## TASK REQUIREMENTS
Write out the stretch of lines below that begins at the line with "-7$. What is" and ends at the line with "Answer: 10390 - sqrt(281)/40713 ≈ 10390.", including both, exactly as given and nothing more.

(DATA TO EXAMINE Opens)

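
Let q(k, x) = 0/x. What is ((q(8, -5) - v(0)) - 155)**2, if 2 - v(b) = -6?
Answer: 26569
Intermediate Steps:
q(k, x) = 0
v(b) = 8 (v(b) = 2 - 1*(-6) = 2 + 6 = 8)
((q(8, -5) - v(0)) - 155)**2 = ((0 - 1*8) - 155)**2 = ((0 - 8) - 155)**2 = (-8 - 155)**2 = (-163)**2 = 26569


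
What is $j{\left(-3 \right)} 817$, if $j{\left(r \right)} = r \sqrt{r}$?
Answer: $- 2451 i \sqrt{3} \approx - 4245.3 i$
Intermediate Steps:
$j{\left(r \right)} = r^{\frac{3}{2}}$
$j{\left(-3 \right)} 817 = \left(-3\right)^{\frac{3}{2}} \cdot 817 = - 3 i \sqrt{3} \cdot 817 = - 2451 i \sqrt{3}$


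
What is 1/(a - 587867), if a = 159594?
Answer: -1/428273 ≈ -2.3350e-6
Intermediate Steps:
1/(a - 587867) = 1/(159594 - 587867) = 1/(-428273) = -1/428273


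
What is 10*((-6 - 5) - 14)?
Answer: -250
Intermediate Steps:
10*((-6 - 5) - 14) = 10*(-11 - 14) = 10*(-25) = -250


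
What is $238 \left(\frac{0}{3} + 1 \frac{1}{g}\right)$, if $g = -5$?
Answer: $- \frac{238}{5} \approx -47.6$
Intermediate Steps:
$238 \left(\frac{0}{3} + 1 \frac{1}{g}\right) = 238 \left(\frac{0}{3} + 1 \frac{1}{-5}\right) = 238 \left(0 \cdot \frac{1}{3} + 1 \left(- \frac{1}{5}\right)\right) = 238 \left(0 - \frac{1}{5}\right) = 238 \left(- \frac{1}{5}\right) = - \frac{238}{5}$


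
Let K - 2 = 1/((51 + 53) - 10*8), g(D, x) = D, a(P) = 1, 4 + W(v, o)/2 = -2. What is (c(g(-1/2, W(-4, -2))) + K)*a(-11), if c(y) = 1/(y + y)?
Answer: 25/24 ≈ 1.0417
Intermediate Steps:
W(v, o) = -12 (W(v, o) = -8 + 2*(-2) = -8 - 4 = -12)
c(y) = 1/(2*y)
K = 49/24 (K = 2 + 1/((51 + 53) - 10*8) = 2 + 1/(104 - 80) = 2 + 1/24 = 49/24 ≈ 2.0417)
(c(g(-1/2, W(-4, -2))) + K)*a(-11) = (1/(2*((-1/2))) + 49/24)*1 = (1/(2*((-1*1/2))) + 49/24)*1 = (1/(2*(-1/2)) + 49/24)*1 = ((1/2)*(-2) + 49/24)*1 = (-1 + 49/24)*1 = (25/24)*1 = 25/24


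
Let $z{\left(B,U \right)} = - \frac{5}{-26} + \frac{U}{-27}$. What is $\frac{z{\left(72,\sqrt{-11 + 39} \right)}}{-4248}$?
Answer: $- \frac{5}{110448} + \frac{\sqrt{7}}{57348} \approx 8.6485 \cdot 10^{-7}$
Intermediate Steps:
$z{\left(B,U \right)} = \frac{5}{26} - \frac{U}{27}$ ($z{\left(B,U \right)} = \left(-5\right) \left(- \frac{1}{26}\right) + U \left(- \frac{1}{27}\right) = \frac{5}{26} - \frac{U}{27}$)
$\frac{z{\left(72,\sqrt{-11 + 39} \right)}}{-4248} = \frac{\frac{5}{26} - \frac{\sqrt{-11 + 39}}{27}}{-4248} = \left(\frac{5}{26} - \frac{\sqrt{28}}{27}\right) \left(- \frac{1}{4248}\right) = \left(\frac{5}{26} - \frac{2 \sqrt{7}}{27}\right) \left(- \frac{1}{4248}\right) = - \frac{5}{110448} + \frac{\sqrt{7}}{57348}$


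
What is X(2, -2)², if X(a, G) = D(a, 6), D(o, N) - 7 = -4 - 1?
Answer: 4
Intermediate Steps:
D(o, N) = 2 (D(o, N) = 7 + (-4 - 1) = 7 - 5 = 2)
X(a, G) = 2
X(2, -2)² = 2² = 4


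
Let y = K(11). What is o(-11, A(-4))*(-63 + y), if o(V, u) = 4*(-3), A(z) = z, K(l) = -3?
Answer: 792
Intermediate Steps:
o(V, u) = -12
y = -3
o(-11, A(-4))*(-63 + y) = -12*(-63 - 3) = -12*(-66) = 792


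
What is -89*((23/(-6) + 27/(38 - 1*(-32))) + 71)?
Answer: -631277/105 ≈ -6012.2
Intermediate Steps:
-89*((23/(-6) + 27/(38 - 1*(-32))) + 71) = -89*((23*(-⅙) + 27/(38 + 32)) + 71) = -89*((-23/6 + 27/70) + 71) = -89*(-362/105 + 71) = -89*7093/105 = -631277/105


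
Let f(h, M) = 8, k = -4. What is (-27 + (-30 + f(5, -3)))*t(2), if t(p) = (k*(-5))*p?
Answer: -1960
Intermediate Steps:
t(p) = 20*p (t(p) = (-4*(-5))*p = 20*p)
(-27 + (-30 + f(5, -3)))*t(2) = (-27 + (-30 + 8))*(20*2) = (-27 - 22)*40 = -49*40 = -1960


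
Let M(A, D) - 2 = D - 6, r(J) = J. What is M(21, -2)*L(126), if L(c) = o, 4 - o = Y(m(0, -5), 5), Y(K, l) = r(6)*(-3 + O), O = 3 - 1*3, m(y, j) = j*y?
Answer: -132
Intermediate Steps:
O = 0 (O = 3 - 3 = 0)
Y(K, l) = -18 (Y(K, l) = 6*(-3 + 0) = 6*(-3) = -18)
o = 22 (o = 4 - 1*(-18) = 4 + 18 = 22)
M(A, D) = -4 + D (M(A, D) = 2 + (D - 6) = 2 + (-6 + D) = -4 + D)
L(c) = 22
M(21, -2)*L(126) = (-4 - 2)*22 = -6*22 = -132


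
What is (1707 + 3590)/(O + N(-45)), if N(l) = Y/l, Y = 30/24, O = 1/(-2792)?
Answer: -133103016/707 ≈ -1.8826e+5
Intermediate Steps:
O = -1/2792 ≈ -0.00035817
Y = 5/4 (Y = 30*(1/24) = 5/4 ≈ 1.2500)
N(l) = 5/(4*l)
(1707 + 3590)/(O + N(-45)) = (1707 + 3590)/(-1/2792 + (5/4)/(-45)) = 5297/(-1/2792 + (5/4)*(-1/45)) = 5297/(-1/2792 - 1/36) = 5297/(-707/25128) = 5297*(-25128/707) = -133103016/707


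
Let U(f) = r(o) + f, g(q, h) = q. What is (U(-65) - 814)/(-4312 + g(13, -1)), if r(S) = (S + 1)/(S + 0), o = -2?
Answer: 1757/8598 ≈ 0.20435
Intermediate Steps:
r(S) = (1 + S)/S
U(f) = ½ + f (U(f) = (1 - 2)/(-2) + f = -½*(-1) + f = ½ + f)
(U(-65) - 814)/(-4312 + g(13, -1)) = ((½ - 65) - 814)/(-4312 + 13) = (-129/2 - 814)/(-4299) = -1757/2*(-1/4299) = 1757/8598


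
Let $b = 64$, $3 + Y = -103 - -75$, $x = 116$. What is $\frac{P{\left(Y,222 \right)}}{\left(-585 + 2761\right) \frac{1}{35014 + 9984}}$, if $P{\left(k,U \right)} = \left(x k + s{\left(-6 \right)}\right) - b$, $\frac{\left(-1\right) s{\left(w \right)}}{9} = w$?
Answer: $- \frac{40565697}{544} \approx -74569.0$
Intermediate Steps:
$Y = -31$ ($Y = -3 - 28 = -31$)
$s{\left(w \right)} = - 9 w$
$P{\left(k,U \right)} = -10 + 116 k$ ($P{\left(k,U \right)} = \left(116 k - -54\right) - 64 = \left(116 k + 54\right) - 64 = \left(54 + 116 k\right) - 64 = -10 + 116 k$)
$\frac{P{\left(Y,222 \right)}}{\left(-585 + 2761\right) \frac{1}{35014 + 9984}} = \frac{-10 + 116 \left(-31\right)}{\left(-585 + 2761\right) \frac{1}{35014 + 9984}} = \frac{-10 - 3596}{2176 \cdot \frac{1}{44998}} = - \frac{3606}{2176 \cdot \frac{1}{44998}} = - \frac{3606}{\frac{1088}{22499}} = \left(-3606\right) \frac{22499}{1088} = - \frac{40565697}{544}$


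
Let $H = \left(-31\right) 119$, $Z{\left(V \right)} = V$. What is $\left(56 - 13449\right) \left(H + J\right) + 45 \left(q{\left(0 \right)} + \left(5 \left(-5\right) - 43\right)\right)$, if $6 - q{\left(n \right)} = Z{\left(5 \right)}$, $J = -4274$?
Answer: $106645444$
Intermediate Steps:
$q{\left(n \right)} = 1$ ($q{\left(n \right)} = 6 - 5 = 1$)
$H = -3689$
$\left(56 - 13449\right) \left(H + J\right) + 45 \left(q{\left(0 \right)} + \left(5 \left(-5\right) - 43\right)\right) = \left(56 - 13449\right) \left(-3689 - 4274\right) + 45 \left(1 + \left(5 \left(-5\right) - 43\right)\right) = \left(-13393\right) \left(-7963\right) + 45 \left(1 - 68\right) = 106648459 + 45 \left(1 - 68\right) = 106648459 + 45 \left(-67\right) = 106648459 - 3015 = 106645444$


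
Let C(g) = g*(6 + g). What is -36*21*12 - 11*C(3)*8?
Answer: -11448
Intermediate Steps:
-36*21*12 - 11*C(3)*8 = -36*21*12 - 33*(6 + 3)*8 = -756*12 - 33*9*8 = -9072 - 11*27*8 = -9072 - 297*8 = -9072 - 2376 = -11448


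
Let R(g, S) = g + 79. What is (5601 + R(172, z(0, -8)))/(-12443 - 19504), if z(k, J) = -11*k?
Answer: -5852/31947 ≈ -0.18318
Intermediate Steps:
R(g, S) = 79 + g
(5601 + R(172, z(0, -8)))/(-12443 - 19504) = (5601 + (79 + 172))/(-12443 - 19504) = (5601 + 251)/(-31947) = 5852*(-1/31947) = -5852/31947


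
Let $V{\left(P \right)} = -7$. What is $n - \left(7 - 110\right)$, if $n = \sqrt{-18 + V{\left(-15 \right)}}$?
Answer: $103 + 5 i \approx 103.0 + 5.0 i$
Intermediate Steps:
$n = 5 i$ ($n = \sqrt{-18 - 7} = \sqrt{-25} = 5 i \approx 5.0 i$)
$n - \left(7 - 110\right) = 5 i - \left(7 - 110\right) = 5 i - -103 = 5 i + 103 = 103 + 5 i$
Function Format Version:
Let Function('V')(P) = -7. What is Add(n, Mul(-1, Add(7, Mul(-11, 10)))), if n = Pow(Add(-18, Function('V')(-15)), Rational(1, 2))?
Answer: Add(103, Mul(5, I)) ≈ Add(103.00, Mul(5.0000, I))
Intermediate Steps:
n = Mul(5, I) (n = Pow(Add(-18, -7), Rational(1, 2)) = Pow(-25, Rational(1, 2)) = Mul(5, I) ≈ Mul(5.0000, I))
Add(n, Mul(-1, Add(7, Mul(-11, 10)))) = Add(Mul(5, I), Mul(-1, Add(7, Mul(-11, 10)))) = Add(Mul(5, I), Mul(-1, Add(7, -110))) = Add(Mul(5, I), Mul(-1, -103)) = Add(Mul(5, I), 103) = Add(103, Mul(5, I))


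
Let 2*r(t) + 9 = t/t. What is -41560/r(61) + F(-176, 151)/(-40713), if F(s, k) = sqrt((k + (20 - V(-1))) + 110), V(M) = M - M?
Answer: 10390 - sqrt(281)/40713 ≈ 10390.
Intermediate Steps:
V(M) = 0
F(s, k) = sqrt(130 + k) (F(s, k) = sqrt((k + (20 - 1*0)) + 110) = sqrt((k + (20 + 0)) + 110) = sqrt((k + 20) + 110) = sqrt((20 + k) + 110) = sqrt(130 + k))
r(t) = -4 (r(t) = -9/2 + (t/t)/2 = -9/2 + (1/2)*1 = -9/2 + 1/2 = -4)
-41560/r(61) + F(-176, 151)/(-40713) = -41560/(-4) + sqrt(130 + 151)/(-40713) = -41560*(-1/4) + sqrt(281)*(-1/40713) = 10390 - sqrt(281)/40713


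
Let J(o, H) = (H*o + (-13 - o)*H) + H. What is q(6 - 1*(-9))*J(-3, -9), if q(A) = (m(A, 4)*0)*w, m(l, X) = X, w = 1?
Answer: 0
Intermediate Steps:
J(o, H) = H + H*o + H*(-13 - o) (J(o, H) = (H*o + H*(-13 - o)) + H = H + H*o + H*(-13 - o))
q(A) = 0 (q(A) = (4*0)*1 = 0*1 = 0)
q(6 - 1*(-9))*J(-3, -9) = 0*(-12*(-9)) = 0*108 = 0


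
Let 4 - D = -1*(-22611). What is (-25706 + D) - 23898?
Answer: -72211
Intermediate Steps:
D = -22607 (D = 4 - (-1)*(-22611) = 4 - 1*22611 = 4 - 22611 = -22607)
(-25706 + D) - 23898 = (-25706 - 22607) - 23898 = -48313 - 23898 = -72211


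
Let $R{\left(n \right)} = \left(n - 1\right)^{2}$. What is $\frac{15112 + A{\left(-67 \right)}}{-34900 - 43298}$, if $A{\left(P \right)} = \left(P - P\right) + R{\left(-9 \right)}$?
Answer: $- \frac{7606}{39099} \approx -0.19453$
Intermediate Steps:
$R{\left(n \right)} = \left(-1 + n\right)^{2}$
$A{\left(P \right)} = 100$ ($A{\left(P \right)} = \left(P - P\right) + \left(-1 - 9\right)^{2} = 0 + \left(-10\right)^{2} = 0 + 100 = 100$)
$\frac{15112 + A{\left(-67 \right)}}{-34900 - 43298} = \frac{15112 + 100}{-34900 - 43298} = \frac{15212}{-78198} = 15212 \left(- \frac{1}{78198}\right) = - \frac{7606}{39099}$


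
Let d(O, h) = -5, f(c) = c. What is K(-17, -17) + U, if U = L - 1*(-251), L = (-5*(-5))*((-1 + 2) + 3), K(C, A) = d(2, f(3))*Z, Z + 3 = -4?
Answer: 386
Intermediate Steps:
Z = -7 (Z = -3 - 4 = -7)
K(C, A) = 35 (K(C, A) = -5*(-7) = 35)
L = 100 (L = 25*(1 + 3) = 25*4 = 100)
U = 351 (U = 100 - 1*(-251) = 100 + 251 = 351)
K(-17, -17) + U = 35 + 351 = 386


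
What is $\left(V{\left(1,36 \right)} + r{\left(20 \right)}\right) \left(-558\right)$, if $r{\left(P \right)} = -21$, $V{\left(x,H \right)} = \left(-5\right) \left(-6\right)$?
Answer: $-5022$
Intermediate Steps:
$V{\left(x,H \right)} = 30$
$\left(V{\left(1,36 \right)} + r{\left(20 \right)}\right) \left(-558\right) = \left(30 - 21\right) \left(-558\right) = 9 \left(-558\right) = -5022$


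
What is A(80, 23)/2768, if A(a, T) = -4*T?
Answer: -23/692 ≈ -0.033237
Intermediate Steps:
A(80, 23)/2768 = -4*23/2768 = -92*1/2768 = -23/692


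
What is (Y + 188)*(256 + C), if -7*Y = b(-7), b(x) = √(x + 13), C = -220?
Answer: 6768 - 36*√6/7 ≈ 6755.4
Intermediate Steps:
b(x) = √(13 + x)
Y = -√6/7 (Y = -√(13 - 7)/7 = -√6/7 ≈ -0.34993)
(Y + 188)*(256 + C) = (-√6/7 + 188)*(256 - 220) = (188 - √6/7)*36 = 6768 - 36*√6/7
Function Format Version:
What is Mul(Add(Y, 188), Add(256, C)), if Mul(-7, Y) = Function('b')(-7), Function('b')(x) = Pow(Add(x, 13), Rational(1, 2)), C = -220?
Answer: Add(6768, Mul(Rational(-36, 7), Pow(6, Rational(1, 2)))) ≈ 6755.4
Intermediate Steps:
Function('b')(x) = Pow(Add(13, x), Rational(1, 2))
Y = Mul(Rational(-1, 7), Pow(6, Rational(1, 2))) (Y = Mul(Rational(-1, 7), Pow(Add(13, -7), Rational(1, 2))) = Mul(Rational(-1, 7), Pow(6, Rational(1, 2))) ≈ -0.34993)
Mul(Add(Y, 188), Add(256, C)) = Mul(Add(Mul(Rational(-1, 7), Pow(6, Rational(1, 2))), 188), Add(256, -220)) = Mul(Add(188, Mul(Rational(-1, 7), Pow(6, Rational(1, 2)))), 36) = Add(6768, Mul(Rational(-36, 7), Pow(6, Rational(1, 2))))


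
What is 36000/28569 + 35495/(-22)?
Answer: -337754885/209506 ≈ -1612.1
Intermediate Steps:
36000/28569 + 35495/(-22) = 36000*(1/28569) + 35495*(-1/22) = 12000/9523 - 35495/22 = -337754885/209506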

(DATA TO EXAMINE Closes)

## YOUR RESPONSE
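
Let $V{\left(P \right)} = -7$. What is $n - \left(7 - 110\right)$, if $n = \sqrt{-18 + V{\left(-15 \right)}}$?
Answer: $103 + 5 i \approx 103.0 + 5.0 i$
Intermediate Steps:
$n = 5 i$ ($n = \sqrt{-18 - 7} = \sqrt{-25} = 5 i \approx 5.0 i$)
$n - \left(7 - 110\right) = 5 i - \left(7 - 110\right) = 5 i - -103 = 5 i + 103 = 103 + 5 i$
Function Format Version:
Let Function('V')(P) = -7. What is Add(n, Mul(-1, Add(7, Mul(-11, 10)))), if n = Pow(Add(-18, Function('V')(-15)), Rational(1, 2))?
Answer: Add(103, Mul(5, I)) ≈ Add(103.00, Mul(5.0000, I))
Intermediate Steps:
n = Mul(5, I) (n = Pow(Add(-18, -7), Rational(1, 2)) = Pow(-25, Rational(1, 2)) = Mul(5, I) ≈ Mul(5.0000, I))
Add(n, Mul(-1, Add(7, Mul(-11, 10)))) = Add(Mul(5, I), Mul(-1, Add(7, Mul(-11, 10)))) = Add(Mul(5, I), Mul(-1, Add(7, -110))) = Add(Mul(5, I), Mul(-1, -103)) = Add(Mul(5, I), 103) = Add(103, Mul(5, I))


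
Let 2*r(t) + 9 = t/t. What is -41560/r(61) + F(-176, 151)/(-40713), if F(s, k) = sqrt((k + (20 - V(-1))) + 110), V(M) = M - M?
Answer: 10390 - sqrt(281)/40713 ≈ 10390.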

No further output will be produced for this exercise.